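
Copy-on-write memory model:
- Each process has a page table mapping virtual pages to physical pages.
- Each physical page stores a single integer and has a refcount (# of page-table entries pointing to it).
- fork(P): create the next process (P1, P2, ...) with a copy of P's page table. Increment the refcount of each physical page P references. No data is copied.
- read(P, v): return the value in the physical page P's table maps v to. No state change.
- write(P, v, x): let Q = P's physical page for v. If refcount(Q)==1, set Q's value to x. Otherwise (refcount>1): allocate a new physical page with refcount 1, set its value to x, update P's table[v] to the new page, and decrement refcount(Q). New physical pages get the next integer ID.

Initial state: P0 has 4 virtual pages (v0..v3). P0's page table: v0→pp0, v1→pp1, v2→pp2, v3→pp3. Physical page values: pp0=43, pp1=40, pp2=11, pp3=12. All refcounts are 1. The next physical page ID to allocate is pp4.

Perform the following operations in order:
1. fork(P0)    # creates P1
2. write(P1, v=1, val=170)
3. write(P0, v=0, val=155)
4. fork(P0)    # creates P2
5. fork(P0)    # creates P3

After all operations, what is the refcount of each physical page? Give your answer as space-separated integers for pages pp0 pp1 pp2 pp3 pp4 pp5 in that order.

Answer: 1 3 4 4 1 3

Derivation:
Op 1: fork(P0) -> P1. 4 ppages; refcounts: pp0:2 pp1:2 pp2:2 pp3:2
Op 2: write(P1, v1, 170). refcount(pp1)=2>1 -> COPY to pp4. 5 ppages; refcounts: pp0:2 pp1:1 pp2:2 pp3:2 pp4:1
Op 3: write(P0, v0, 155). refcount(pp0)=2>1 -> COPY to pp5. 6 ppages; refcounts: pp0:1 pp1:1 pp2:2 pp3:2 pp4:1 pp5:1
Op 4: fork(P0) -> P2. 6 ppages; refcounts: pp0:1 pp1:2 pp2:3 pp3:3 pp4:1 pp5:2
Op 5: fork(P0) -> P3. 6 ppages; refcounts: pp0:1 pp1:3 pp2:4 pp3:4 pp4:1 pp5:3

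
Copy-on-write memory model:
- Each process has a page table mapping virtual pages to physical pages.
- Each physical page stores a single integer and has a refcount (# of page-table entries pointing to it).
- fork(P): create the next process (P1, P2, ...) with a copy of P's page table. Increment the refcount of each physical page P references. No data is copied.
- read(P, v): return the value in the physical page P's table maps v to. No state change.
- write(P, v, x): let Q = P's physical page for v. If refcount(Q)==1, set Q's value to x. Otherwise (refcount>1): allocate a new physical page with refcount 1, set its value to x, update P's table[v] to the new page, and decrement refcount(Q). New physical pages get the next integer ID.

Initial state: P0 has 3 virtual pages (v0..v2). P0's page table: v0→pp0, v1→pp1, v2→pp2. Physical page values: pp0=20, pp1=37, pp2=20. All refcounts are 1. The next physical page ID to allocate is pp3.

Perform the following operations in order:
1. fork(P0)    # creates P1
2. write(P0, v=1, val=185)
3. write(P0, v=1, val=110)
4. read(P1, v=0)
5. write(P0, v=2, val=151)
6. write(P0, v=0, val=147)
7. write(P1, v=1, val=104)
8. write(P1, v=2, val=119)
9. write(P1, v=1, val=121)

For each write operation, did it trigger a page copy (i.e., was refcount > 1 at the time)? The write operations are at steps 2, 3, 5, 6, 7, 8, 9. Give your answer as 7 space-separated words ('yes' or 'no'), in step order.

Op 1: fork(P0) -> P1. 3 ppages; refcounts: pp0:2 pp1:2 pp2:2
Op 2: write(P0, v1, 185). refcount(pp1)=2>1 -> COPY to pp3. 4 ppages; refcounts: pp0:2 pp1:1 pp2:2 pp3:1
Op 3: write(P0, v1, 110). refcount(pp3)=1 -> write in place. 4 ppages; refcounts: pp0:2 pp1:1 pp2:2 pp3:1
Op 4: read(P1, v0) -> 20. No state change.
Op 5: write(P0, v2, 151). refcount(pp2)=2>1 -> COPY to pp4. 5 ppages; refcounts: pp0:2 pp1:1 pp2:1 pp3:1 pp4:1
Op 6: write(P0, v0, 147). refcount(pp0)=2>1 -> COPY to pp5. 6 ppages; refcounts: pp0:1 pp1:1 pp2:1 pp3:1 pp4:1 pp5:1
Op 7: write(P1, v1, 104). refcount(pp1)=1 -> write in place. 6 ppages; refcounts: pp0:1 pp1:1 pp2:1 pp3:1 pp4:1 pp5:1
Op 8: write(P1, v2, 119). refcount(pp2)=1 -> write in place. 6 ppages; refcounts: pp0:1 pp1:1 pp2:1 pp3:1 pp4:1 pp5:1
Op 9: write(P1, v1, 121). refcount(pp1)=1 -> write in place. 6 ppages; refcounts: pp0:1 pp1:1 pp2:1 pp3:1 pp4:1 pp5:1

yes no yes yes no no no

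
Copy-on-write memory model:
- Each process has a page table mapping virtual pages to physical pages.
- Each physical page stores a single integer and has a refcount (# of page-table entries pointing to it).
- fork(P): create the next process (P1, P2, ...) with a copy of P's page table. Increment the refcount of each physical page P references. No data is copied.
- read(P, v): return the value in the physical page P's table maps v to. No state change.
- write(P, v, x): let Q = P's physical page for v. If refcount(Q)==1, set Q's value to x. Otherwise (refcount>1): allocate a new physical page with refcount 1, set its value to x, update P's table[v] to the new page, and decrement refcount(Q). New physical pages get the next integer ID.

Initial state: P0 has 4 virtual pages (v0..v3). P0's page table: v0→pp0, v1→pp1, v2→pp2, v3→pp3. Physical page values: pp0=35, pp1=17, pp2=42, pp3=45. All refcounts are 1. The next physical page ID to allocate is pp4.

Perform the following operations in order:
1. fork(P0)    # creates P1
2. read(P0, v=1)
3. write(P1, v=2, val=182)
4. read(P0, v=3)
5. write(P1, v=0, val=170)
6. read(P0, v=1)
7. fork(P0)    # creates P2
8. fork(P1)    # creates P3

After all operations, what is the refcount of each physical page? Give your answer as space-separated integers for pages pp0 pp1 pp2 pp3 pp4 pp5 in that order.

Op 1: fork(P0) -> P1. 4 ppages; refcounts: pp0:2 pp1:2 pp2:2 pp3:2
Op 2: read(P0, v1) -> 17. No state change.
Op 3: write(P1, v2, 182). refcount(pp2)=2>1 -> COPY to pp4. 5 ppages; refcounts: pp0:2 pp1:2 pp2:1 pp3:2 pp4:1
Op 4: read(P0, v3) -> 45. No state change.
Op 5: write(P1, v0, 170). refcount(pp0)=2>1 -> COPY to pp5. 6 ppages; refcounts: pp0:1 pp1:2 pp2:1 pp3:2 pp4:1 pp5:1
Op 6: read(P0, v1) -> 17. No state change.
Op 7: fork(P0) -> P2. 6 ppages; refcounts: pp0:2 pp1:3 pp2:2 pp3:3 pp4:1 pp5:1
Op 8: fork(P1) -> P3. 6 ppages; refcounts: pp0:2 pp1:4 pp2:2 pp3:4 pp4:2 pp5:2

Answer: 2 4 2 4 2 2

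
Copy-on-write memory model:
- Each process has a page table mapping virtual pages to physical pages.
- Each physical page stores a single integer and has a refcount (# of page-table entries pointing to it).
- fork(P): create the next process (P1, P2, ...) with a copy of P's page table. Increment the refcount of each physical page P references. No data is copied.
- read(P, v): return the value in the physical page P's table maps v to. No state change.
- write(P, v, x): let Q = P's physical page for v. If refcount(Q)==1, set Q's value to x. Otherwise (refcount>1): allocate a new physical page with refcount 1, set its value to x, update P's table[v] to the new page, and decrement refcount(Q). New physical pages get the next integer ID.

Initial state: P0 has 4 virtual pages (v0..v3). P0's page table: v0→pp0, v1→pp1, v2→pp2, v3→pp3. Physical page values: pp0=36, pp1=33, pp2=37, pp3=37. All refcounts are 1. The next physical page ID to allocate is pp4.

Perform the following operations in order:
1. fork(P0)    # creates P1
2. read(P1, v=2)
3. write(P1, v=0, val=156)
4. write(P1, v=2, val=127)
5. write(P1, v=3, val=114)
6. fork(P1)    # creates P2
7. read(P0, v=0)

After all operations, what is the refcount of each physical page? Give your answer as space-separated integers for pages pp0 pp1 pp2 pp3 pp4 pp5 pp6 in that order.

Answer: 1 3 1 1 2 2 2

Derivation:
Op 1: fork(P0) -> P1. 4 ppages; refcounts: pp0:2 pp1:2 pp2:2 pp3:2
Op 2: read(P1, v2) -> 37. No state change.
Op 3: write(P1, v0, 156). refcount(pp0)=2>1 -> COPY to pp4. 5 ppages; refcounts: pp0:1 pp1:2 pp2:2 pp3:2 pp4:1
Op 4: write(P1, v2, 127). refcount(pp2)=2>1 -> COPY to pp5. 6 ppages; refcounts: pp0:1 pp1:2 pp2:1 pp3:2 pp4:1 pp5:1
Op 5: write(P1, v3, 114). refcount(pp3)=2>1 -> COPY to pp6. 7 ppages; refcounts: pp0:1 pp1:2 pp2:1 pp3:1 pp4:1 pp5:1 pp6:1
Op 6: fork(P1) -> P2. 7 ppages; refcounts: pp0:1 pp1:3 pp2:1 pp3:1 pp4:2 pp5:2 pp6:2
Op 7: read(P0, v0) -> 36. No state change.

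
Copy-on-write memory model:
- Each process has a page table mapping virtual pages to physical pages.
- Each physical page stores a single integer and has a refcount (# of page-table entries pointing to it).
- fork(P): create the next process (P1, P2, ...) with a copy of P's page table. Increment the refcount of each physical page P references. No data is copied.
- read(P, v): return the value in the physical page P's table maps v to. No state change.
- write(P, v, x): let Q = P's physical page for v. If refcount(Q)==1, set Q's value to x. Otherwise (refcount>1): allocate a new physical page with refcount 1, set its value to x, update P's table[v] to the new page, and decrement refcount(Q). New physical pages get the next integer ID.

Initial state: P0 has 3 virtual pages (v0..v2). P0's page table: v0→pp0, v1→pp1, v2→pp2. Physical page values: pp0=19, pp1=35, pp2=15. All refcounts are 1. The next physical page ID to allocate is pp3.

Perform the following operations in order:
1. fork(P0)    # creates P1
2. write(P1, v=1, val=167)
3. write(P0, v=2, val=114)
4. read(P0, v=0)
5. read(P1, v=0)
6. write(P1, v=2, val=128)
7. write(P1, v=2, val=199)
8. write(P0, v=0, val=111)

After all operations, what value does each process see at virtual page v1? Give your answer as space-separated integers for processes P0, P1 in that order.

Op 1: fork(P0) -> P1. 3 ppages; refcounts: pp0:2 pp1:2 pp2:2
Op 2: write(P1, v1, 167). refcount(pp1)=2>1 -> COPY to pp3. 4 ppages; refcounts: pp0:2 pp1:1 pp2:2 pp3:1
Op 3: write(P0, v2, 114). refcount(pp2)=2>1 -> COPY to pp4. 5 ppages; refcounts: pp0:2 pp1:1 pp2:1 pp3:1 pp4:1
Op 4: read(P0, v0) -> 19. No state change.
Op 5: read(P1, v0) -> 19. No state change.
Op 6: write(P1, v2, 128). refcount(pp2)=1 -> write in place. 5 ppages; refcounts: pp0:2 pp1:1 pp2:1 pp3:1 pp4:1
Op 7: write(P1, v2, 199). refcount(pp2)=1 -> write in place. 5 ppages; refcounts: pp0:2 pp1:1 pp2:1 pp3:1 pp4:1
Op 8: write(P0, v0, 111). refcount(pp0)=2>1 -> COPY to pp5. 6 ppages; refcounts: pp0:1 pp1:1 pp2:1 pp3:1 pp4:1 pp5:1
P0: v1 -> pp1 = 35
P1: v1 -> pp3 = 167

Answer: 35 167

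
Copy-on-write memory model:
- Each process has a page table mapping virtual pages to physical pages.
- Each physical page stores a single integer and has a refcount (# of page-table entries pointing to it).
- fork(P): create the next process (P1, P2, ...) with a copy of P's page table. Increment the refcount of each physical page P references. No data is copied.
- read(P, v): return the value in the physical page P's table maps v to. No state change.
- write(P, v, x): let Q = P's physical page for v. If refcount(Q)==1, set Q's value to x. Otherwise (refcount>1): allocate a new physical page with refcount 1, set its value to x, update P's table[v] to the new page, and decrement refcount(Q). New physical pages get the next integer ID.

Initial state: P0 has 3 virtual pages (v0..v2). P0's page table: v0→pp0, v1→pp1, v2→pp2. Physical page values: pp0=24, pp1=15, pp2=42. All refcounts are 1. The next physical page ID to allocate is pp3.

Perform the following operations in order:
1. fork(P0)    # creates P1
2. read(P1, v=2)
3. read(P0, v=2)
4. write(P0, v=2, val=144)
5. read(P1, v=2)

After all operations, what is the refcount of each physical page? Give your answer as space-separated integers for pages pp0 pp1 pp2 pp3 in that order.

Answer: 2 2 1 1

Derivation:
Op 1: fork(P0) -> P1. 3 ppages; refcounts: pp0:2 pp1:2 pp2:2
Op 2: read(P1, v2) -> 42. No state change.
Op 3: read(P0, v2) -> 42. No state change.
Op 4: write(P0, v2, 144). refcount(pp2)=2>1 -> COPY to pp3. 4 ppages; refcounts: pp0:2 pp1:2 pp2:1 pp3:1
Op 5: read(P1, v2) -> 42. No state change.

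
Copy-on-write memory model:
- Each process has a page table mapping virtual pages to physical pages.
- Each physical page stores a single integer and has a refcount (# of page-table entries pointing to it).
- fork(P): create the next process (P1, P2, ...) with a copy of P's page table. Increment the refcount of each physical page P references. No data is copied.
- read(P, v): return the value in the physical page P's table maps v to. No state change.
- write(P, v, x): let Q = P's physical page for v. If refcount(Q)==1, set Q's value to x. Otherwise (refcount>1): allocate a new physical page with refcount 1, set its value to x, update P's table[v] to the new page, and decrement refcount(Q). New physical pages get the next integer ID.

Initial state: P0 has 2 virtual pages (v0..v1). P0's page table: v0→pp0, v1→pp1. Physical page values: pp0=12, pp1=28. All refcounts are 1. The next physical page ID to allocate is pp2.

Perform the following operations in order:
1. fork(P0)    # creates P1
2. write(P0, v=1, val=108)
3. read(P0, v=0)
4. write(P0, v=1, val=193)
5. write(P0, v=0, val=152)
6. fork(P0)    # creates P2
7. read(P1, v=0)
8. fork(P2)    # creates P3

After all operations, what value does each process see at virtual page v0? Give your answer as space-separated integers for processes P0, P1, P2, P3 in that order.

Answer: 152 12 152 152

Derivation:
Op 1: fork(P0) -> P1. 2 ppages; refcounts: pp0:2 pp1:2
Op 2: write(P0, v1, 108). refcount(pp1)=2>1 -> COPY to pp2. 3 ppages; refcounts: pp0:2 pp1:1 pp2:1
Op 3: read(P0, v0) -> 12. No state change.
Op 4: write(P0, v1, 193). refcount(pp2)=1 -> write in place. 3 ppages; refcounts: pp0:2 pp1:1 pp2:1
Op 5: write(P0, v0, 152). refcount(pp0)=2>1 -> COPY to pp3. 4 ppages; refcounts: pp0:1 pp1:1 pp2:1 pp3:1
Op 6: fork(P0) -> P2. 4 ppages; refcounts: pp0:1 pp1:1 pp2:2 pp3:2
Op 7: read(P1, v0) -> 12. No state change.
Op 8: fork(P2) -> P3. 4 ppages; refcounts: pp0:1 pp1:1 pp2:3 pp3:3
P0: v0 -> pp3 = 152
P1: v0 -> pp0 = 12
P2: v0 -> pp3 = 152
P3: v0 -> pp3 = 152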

TASK DETAILS => Please give back, exactly as it stands above, the stretch from the line with "P1 in that order." through the line with "5. read(P1, v=2)", and no line outside it.

COMPLETED EXERCISE =>
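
After all operations, what value does each process see at virtual page v1? Give your answer as space-separated integers for processes P0, P1 in that order.

Op 1: fork(P0) -> P1. 3 ppages; refcounts: pp0:2 pp1:2 pp2:2
Op 2: write(P1, v1, 167). refcount(pp1)=2>1 -> COPY to pp3. 4 ppages; refcounts: pp0:2 pp1:1 pp2:2 pp3:1
Op 3: write(P0, v2, 114). refcount(pp2)=2>1 -> COPY to pp4. 5 ppages; refcounts: pp0:2 pp1:1 pp2:1 pp3:1 pp4:1
Op 4: read(P0, v0) -> 19. No state change.
Op 5: read(P1, v0) -> 19. No state change.
Op 6: write(P1, v2, 128). refcount(pp2)=1 -> write in place. 5 ppages; refcounts: pp0:2 pp1:1 pp2:1 pp3:1 pp4:1
Op 7: write(P1, v2, 199). refcount(pp2)=1 -> write in place. 5 ppages; refcounts: pp0:2 pp1:1 pp2:1 pp3:1 pp4:1
Op 8: write(P0, v0, 111). refcount(pp0)=2>1 -> COPY to pp5. 6 ppages; refcounts: pp0:1 pp1:1 pp2:1 pp3:1 pp4:1 pp5:1
P0: v1 -> pp1 = 35
P1: v1 -> pp3 = 167

Answer: 35 167

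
Copy-on-write memory model:
- Each process has a page table mapping virtual pages to physical pages.
- Each physical page stores a single integer and has a refcount (# of page-table entries pointing to it).
- fork(P): create the next process (P1, P2, ...) with a copy of P's page table. Increment the refcount of each physical page P references. No data is copied.
- read(P, v): return the value in the physical page P's table maps v to. No state change.
- write(P, v, x): let Q = P's physical page for v. If refcount(Q)==1, set Q's value to x. Otherwise (refcount>1): allocate a new physical page with refcount 1, set its value to x, update P's table[v] to the new page, and decrement refcount(Q). New physical pages get the next integer ID.

Initial state: P0 has 3 virtual pages (v0..v2). P0's page table: v0→pp0, v1→pp1, v2→pp2. Physical page values: pp0=24, pp1=15, pp2=42. All refcounts are 1. The next physical page ID to allocate is pp3.

Perform the following operations in order:
1. fork(P0)    # creates P1
2. read(P1, v=2)
3. read(P0, v=2)
4. write(P0, v=2, val=144)
5. read(P1, v=2)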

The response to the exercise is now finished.